### What the exercise asks
Write out the entries again exactly as they are given.

"""

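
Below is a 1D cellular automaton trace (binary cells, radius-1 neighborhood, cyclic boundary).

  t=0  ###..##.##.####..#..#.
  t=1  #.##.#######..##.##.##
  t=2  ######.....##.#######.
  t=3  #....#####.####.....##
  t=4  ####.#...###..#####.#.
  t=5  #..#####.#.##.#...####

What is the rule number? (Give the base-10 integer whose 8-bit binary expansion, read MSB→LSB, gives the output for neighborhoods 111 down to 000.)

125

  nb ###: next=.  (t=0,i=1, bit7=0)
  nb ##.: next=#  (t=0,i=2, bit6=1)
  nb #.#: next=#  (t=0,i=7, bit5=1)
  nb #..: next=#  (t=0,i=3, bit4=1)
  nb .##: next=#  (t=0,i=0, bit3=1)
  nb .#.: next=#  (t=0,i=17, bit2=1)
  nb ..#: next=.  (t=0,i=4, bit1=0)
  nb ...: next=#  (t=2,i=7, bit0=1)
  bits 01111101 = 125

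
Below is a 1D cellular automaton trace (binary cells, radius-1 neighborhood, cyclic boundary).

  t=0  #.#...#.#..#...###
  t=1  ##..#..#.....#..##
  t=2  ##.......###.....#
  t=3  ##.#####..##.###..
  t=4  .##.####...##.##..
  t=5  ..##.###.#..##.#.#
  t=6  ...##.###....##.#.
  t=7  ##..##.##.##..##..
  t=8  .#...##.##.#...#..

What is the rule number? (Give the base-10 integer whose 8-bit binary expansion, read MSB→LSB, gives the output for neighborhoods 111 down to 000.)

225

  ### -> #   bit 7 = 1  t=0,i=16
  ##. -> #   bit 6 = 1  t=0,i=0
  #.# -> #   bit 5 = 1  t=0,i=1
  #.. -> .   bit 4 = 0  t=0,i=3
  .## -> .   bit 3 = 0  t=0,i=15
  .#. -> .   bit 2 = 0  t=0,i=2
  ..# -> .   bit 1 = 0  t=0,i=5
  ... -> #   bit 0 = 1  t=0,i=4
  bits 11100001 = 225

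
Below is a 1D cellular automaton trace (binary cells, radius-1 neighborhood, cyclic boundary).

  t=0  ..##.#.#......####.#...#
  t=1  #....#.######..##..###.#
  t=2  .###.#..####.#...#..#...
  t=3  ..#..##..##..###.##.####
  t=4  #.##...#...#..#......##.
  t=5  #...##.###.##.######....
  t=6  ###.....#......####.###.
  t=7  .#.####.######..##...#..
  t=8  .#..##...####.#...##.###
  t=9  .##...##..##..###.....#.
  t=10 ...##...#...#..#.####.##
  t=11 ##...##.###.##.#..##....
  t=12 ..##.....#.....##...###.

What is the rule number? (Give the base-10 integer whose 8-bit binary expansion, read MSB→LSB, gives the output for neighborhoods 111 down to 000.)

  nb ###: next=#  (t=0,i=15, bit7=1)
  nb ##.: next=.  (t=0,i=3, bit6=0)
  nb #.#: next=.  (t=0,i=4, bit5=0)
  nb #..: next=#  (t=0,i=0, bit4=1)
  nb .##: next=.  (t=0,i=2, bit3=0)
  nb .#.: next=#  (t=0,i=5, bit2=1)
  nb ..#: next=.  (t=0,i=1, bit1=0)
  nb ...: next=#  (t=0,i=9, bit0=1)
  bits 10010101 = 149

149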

"""

### Finished exercise
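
Below is a 1D cellular automaton trace (binary cells, radius-1 neighborhood, cyclic boundary).

  t=0  ###..##.##.####..#..#.
  t=1  #.##.#######..##.##.##
  t=2  ######.....##.#######.
  t=3  #....#####.####.....##
  t=4  ####.#...###..#####.#.
  t=5  #..#####.#.##.#...####

What is the rule number? (Give the base-10 integer whose 8-bit binary expansion, read MSB→LSB, gives the output for neighborhoods 111 down to 000.)

125

  nb ###: next=.  (t=0,i=1, bit7=0)
  nb ##.: next=#  (t=0,i=2, bit6=1)
  nb #.#: next=#  (t=0,i=7, bit5=1)
  nb #..: next=#  (t=0,i=3, bit4=1)
  nb .##: next=#  (t=0,i=0, bit3=1)
  nb .#.: next=#  (t=0,i=17, bit2=1)
  nb ..#: next=.  (t=0,i=4, bit1=0)
  nb ...: next=#  (t=2,i=7, bit0=1)
  bits 01111101 = 125

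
Below is a 1D cellular automaton trace (binary cells, radius-1 neighborhood, cyclic boundary).

  t=0  #.#...#.#..#...###
  t=1  ##..#..#.....#..##
  t=2  ##.......###.....#
  t=3  ##.#####..##.###..
  t=4  .##.####...##.##..
  t=5  ..##.###.#..##.#.#
  t=6  ...##.###....##.#.
  t=7  ##..##.##.##..##..
  t=8  .#...##.##.#...#..

What is the rule number? (Give the base-10 integer whose 8-bit binary expansion, read MSB→LSB, gives the output for neighborhoods 111 down to 000.)

225

  ### -> #   bit 7 = 1  t=0,i=16
  ##. -> #   bit 6 = 1  t=0,i=0
  #.# -> #   bit 5 = 1  t=0,i=1
  #.. -> .   bit 4 = 0  t=0,i=3
  .## -> .   bit 3 = 0  t=0,i=15
  .#. -> .   bit 2 = 0  t=0,i=2
  ..# -> .   bit 1 = 0  t=0,i=5
  ... -> #   bit 0 = 1  t=0,i=4
  bits 11100001 = 225

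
Below is a 1D cellular automaton trace (binary cells, radius-1 neighborhood, cyclic boundary).

  t=0  ..##.#.#......####.#...#
  t=1  #....#.######..##..###.#
  t=2  .###.#..####.#...#..#...
  t=3  ..#..##..##..###.##.####
  t=4  #.##...#...#..#......##.
  t=5  #...##.###.##.######....
  t=6  ###.....#......####.###.
  t=7  .#.####.######..##...#..
  t=8  .#..##...####.#...##.###
  t=9  .##...##..##..###.....#.
  t=10 ...##...#...#..#.####.##
  t=11 ##...##.###.##.#..##....
  t=12 ..##.....#.....##...###.

What is the rule number? (Give the base-10 integer whose 8-bit binary expansion, read MSB→LSB, gives the output for neighborhoods 111 down to 000.)

  nb ###: next=#  (t=0,i=15, bit7=1)
  nb ##.: next=.  (t=0,i=3, bit6=0)
  nb #.#: next=.  (t=0,i=4, bit5=0)
  nb #..: next=#  (t=0,i=0, bit4=1)
  nb .##: next=.  (t=0,i=2, bit3=0)
  nb .#.: next=#  (t=0,i=5, bit2=1)
  nb ..#: next=.  (t=0,i=1, bit1=0)
  nb ...: next=#  (t=0,i=9, bit0=1)
  bits 10010101 = 149

149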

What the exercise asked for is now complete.